> _EXERCISE_
Output every record again so that it matches the original word for word.

> _Data items_
__________

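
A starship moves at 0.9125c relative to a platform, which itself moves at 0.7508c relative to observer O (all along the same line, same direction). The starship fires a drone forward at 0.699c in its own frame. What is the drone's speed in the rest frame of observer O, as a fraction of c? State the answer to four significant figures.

0.9977c

First combine the drone and starship (S''→S'): u₁ = (0.699 + 0.9125)/(1 + 0.699×0.9125) = 1.6115/1.6378375 = 0.98392.
Then combine with the platform (S'→S): u = (0.98392 + 0.7508)/(1 + 0.98392×0.7508) = 1.73472/1.738727136 = 0.9977.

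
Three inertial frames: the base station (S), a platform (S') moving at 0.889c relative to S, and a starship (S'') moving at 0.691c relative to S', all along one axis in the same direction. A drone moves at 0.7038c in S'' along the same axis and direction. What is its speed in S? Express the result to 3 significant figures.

0.996c

Compose velocities in two stages. Stage 1 (into S'): u₁ = (0.7038+0.691)/(1+0.7038×0.691) = 0.93842.
Stage 2 (into S): u = (0.93842+0.889)/(1+0.93842×0.889) = 0.99627, so the speed is 0.996c.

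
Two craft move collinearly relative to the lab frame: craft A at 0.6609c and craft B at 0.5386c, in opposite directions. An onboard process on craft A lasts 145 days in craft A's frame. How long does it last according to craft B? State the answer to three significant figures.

311 days

The velocity of craft A relative to craft B is (0.6609 + 0.5386)c / (1 + 0.6609×0.5386) = 0.88461c; relative speed 0.88461c.
γ for this relative speed: γ = 1/√(1 − 0.782535) = 2.1444.
Craft A's interval is proper; time dilation gives Δt_B = γΔτ = 2.1444 × 145 days = 311 days.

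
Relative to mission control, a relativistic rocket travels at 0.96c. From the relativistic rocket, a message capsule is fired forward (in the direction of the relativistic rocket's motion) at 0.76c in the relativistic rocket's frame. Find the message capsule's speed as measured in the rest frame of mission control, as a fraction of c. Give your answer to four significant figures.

Relativistic velocity addition: u = (u' + v)/(1 + u'v/c²), with u' = 0.76c and v = 0.96c.
Numerator: 0.76 + 0.96 = 1.72. Denominator: 1 + (0.76)(0.96) = 1.7296.
u = 1.72/1.7296 = 0.99445, so the speed is 0.9944c.

0.9944c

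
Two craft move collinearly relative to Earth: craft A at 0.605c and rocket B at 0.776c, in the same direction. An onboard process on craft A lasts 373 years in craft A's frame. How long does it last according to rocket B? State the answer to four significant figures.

Transform craft A's velocity into rocket B's frame: (0.605 − 0.776)/(1 − 0.605·0.776) = −0.171/0.53052, so the relative speed is 0.32233c.
γ for this relative speed: γ = 1/√(1 − 0.103897) = 1.0564.
The clock on craft A records proper time, so rocket B measures Δt = γΔτ = 1.0564 × 373 = 394.0 years.

394.0 years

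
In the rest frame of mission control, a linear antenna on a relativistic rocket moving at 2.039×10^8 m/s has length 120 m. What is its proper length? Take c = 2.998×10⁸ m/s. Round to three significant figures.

β = v/c = (2.039×10^8 m/s)/(2.998×10⁸ m/s) = 0.68012.
With β = 0.68012, γ = 1/√(1 − 0.68012²) = 1/√0.5374367856 = 1.3641.
Proper length: L₀ = γ·L = 1.3641 × 120 = 164 m.

164 m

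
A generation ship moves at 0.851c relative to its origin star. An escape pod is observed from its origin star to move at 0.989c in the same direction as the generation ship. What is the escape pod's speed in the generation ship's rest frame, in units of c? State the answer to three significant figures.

0.871c

Transform to the generation ship's frame: u' = (u − v)/(1 − uv/c²).
u' = (0.989 − 0.851)/(1 − 0.989×0.851) = 0.138/0.158361 = 0.87143.
Speed in the generation ship's frame: 0.871c (in the same direction).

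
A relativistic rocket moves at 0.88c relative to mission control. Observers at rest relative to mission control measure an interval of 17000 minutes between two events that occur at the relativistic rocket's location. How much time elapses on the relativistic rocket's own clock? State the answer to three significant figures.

8070 minutes

β² = 0.7744, so γ = 1/√0.2256 = 2.1054.
The moving clock records proper time: Δτ = Δt/γ = 17000/2.1054 = 8070 minutes.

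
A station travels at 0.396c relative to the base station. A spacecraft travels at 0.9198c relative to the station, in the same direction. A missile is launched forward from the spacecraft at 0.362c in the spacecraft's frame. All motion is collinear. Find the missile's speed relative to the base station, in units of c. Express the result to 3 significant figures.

0.983c

Compose velocities in two stages. Stage 1 (into S'): u₁ = (0.362+0.9198)/(1+0.362×0.9198) = 0.96161.
Stage 2 (into S): u = (0.96161+0.396)/(1+0.96161×0.396) = 0.98321, so the speed is 0.983c.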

__________

> _ANSWER BOX_
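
A starship moves at 0.9125c relative to a platform, which itself moves at 0.7508c relative to observer O (all along the same line, same direction). The starship fires a drone forward at 0.699c in its own frame. What is the drone's speed in the rest frame of observer O, as a fraction of c? State the answer to four significant figures.

0.9977c

First combine the drone and starship (S''→S'): u₁ = (0.699 + 0.9125)/(1 + 0.699×0.9125) = 1.6115/1.6378375 = 0.98392.
Then combine with the platform (S'→S): u = (0.98392 + 0.7508)/(1 + 0.98392×0.7508) = 1.73472/1.738727136 = 0.9977.

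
Three inertial frames: the base station (S), a platform (S') moving at 0.889c relative to S, and a starship (S'') moving at 0.691c relative to S', all along one axis in the same direction. A drone moves at 0.7038c in S'' along the same axis and direction. What is its speed in S? Express the result to 3 significant figures.

0.996c

Compose velocities in two stages. Stage 1 (into S'): u₁ = (0.7038+0.691)/(1+0.7038×0.691) = 0.93842.
Stage 2 (into S): u = (0.93842+0.889)/(1+0.93842×0.889) = 0.99627, so the speed is 0.996c.

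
Two craft move collinearly relative to the lab frame: craft A at 0.6609c and craft B at 0.5386c, in opposite directions. An onboard process on craft A lasts 145 days in craft A's frame. How long does it last according to craft B? State the answer to three significant figures.

311 days

The velocity of craft A relative to craft B is (0.6609 + 0.5386)c / (1 + 0.6609×0.5386) = 0.88461c; relative speed 0.88461c.
γ for this relative speed: γ = 1/√(1 − 0.782535) = 2.1444.
Craft A's interval is proper; time dilation gives Δt_B = γΔτ = 2.1444 × 145 days = 311 days.

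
Relative to mission control, a relativistic rocket travels at 0.96c. From the relativistic rocket, a message capsule is fired forward (in the direction of the relativistic rocket's motion) at 0.76c in the relativistic rocket's frame. Find the message capsule's speed as measured in the rest frame of mission control, as a fraction of c. Give your answer to four significant figures.

Relativistic velocity addition: u = (u' + v)/(1 + u'v/c²), with u' = 0.76c and v = 0.96c.
Numerator: 0.76 + 0.96 = 1.72. Denominator: 1 + (0.76)(0.96) = 1.7296.
u = 1.72/1.7296 = 0.99445, so the speed is 0.9944c.

0.9944c

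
Two craft move collinearly relative to Earth: craft A at 0.605c and rocket B at 0.776c, in the same direction. An onboard process on craft A lasts 373 years in craft A's frame. How long does it last according to rocket B? State the answer to four significant figures.

Transform craft A's velocity into rocket B's frame: (0.605 − 0.776)/(1 − 0.605·0.776) = −0.171/0.53052, so the relative speed is 0.32233c.
γ for this relative speed: γ = 1/√(1 − 0.103897) = 1.0564.
The clock on craft A records proper time, so rocket B measures Δt = γΔτ = 1.0564 × 373 = 394.0 years.

394.0 years

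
In the rest frame of mission control, a linear antenna on a relativistic rocket moving at 2.039×10^8 m/s has length 120 m. What is its proper length? Take c = 2.998×10⁸ m/s. Round to three significant figures.

β = v/c = (2.039×10^8 m/s)/(2.998×10⁸ m/s) = 0.68012.
With β = 0.68012, γ = 1/√(1 − 0.68012²) = 1/√0.5374367856 = 1.3641.
Proper length: L₀ = γ·L = 1.3641 × 120 = 164 m.

164 m

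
A generation ship moves at 0.851c relative to its origin star. An escape pod is observed from its origin star to move at 0.989c in the same direction as the generation ship. What is the escape pod's speed in the generation ship's rest frame, in units of c? State the answer to three significant figures.

0.871c

Transform to the generation ship's frame: u' = (u − v)/(1 − uv/c²).
u' = (0.989 − 0.851)/(1 − 0.989×0.851) = 0.138/0.158361 = 0.87143.
Speed in the generation ship's frame: 0.871c (in the same direction).

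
A relativistic rocket moves at 0.88c relative to mission control. Observers at rest relative to mission control measure an interval of 17000 minutes between two events that occur at the relativistic rocket's location. How much time elapses on the relativistic rocket's own clock? State the answer to three significant figures.

8070 minutes

β² = 0.7744, so γ = 1/√0.2256 = 2.1054.
The moving clock records proper time: Δτ = Δt/γ = 17000/2.1054 = 8070 minutes.

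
A station travels at 0.396c relative to the base station. A spacecraft travels at 0.9198c relative to the station, in the same direction. A missile is launched forward from the spacecraft at 0.362c in the spacecraft's frame. All motion is collinear. Find the missile's speed relative to the base station, in units of c. Express the result to 3 significant figures.

0.983c

Compose velocities in two stages. Stage 1 (into S'): u₁ = (0.362+0.9198)/(1+0.362×0.9198) = 0.96161.
Stage 2 (into S): u = (0.96161+0.396)/(1+0.96161×0.396) = 0.98321, so the speed is 0.983c.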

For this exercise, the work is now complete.